[Data listing]:
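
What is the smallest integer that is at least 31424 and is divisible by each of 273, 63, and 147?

34398

The integer must be a common multiple of 273, 63, and 147, so a multiple of their LCM.
273 = 3 × 7 × 13
63 = 3^2 × 7
147 = 3 × 7^2
LCM(273, 63, 147) = 3^2 × 7^2 × 13 = 5733.
Smallest multiple of 5733 that is ≥ 31424: ⌈31424/5733⌉ × 5733 = 6 × 5733 = 34398.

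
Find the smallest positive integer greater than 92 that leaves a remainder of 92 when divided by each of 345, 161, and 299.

31487

N − 92 must be a common multiple of 345, 161, and 299.
345 = 3 × 5 × 23
161 = 7 × 23
299 = 13 × 23
LCM(345, 161, 299) = 3 × 5 × 7 × 13 × 23 = 31395.
Smallest N > 92 is LCM + 92 = 31395 + 92 = 31487.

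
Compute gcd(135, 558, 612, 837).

9

135 = 3^3 × 5
558 = 2 × 3^2 × 31
612 = 2^2 × 3^2 × 17
837 = 3^3 × 31
gcd(135, 558, 612, 837) = 3^2 = 9.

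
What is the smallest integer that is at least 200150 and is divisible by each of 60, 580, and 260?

The integer must be a common multiple of 60, 580, and 260, so a multiple of their LCM.
60 = 2^2 × 3 × 5
580 = 2^2 × 5 × 29
260 = 2^2 × 5 × 13
LCM(60, 580, 260) = 2^2 × 3 × 5 × 13 × 29 = 22620.
Smallest multiple of 22620 that is ≥ 200150: ⌈200150/22620⌉ × 22620 = 9 × 22620 = 203580.

203580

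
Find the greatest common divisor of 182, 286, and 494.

26

182 = 2 × 7 × 13
286 = 2 × 11 × 13
494 = 2 × 13 × 19
gcd(182, 286, 494) = 2 × 13 = 26.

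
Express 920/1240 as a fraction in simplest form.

23/31

920 = 2^3 × 5 × 23
1240 = 2^3 × 5 × 31
gcd(920, 1240) = 2^3 × 5 = 40.
Divide numerator and denominator by 40: 920/1240 = 23/31.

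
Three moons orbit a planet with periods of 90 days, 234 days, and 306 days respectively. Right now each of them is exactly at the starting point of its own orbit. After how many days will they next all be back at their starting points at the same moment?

19890 days

They coincide at every common multiple of the periods; the first is the LCM.
90 = 2 × 3^2 × 5
234 = 2 × 3^2 × 13
306 = 2 × 3^2 × 17
LCM(90, 234, 306) = 2 × 3^2 × 5 × 13 × 17 = 19890.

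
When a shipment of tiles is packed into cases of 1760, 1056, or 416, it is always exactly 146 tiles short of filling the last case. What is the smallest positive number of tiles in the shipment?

Being 146 short of a full case of size k means N ≡ −146 (mod k), i.e. N + 146 is a multiple of each size.
1760 = 2^5 × 5 × 11
1056 = 2^5 × 3 × 11
416 = 2^5 × 13
LCM(1760, 1056, 416) = 2^5 × 3 × 5 × 11 × 13 = 68640.
Smallest positive N is 68640 − 146 = 68494.

68494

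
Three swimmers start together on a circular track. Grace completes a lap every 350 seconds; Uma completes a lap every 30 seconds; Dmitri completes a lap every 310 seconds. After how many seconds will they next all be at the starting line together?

They coincide at every common multiple of the periods; the first is the LCM.
350 = 2 × 5^2 × 7
30 = 2 × 3 × 5
310 = 2 × 5 × 31
LCM(350, 30, 310) = 2 × 3 × 5^2 × 7 × 31 = 32550.

32550 seconds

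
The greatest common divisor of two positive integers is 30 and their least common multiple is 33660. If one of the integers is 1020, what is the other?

For two integers, gcd × lcm = product, so the other is (30 × 33660) / 1020 = 1009800 / 1020 = 990.

990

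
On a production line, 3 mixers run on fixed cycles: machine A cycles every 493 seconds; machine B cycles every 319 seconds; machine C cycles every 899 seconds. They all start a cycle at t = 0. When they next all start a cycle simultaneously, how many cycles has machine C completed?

They are all back at their starting positions together after one LCM of the periods.
493 = 17 × 29
319 = 11 × 29
899 = 29 × 31
LCM(493, 319, 899) = 11 × 17 × 29 × 31 = 168113.
Cycles for period 899: 168113 / 899 = 187.

187 cycles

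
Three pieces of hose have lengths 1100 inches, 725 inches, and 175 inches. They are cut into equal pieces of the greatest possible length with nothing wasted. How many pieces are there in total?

Piece length = gcd(1100, 725, 175).
1100 = 2^2 × 5^2 × 11
725 = 5^2 × 29
175 = 5^2 × 7
gcd(1100, 725, 175) = 5^2 = 25.
Total pieces = 1100/25 + 725/25 + 175/25 = 44 + 29 + 7 = 80.

80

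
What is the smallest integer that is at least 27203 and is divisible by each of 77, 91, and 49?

The integer must be a common multiple of 77, 91, and 49, so a multiple of their LCM.
77 = 7 × 11
91 = 7 × 13
49 = 7^2
LCM(77, 91, 49) = 7^2 × 11 × 13 = 7007.
Smallest multiple of 7007 that is ≥ 27203: ⌈27203/7007⌉ × 7007 = 4 × 7007 = 28028.

28028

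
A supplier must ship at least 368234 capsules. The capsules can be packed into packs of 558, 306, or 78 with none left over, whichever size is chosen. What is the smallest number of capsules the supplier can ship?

The number of capsules must be a common multiple of 558, 306, and 78, so a multiple of their LCM.
558 = 2 × 3^2 × 31
306 = 2 × 3^2 × 17
78 = 2 × 3 × 13
LCM(558, 306, 78) = 2 × 3^2 × 13 × 17 × 31 = 123318.
Smallest multiple of 123318 that is ≥ 368234: ⌈368234/123318⌉ × 123318 = 3 × 123318 = 369954.

369954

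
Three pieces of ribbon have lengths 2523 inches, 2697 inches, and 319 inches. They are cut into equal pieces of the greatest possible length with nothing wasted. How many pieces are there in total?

Piece length = gcd(2523, 2697, 319).
2523 = 3 × 29^2
2697 = 3 × 29 × 31
319 = 11 × 29
gcd(2523, 2697, 319) = 29.
Total pieces = 2523/29 + 2697/29 + 319/29 = 87 + 93 + 11 = 191.

191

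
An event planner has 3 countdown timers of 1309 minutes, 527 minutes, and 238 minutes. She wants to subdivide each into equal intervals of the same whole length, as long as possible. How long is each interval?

17 minutes

The interval must divide each timer length; the longest such is the gcd.
1309 = 7 × 11 × 17
527 = 17 × 31
238 = 2 × 7 × 17
gcd(1309, 527, 238) = 17.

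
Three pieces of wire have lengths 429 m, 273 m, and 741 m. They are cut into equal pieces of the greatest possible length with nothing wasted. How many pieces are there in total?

Piece length = gcd(429, 273, 741).
429 = 3 × 11 × 13
273 = 3 × 7 × 13
741 = 3 × 13 × 19
gcd(429, 273, 741) = 3 × 13 = 39.
Total pieces = 429/39 + 273/39 + 741/39 = 11 + 7 + 19 = 37.

37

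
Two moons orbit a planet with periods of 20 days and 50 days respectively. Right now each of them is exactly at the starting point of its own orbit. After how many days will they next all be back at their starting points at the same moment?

They coincide at every common multiple of the periods; the first is the LCM.
20 = 2^2 × 5
50 = 2 × 5^2
LCM(20, 50) = 2^2 × 5^2 = 100.

100 days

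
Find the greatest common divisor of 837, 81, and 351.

837 = 3^3 × 31
81 = 3^4
351 = 3^3 × 13
gcd(837, 81, 351) = 3^3 = 27.

27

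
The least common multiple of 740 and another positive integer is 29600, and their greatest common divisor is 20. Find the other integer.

gcd × lcm = product of the two integers, so the other integer is (20 × 29600) / 740 = 800.

800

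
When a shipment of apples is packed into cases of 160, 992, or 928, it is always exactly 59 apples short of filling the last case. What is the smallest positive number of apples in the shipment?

Being 59 short of a full case of size k means N ≡ −59 (mod k), i.e. N + 59 is a multiple of each size.
160 = 2^5 × 5
992 = 2^5 × 31
928 = 2^5 × 29
LCM(160, 992, 928) = 2^5 × 5 × 29 × 31 = 143840.
Smallest positive N is 143840 − 59 = 143781.

143781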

[Work item]:
Extract every line from the one with "An event planner" down to the final line above, both included, exactly as written.

[Solution for this problem]:
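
An event planner has 3 countdown timers of 1309 minutes, 527 minutes, and 238 minutes. She wants to subdivide each into equal intervals of the same whole length, as long as possible. How long is each interval?

17 minutes

The interval must divide each timer length; the longest such is the gcd.
1309 = 7 × 11 × 17
527 = 17 × 31
238 = 2 × 7 × 17
gcd(1309, 527, 238) = 17.

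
Three pieces of wire have lengths 429 m, 273 m, and 741 m. They are cut into equal pieces of the greatest possible length with nothing wasted. How many pieces are there in total?

Piece length = gcd(429, 273, 741).
429 = 3 × 11 × 13
273 = 3 × 7 × 13
741 = 3 × 13 × 19
gcd(429, 273, 741) = 3 × 13 = 39.
Total pieces = 429/39 + 273/39 + 741/39 = 11 + 7 + 19 = 37.

37

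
Two moons orbit a planet with periods of 20 days and 50 days respectively. Right now each of them is exactly at the starting point of its own orbit. After how many days will they next all be back at their starting points at the same moment?

They coincide at every common multiple of the periods; the first is the LCM.
20 = 2^2 × 5
50 = 2 × 5^2
LCM(20, 50) = 2^2 × 5^2 = 100.

100 days

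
Find the greatest common divisor of 837, 81, and 351.

837 = 3^3 × 31
81 = 3^4
351 = 3^3 × 13
gcd(837, 81, 351) = 3^3 = 27.

27

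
The least common multiple of 740 and another positive integer is 29600, and their greatest common divisor is 20. Find the other integer.

gcd × lcm = product of the two integers, so the other integer is (20 × 29600) / 740 = 800.

800

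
When a shipment of apples is packed into cases of 160, 992, or 928, it is always exactly 59 apples short of filling the last case. What is the smallest positive number of apples in the shipment?

Being 59 short of a full case of size k means N ≡ −59 (mod k), i.e. N + 59 is a multiple of each size.
160 = 2^5 × 5
992 = 2^5 × 31
928 = 2^5 × 29
LCM(160, 992, 928) = 2^5 × 5 × 29 × 31 = 143840.
Smallest positive N is 143840 − 59 = 143781.

143781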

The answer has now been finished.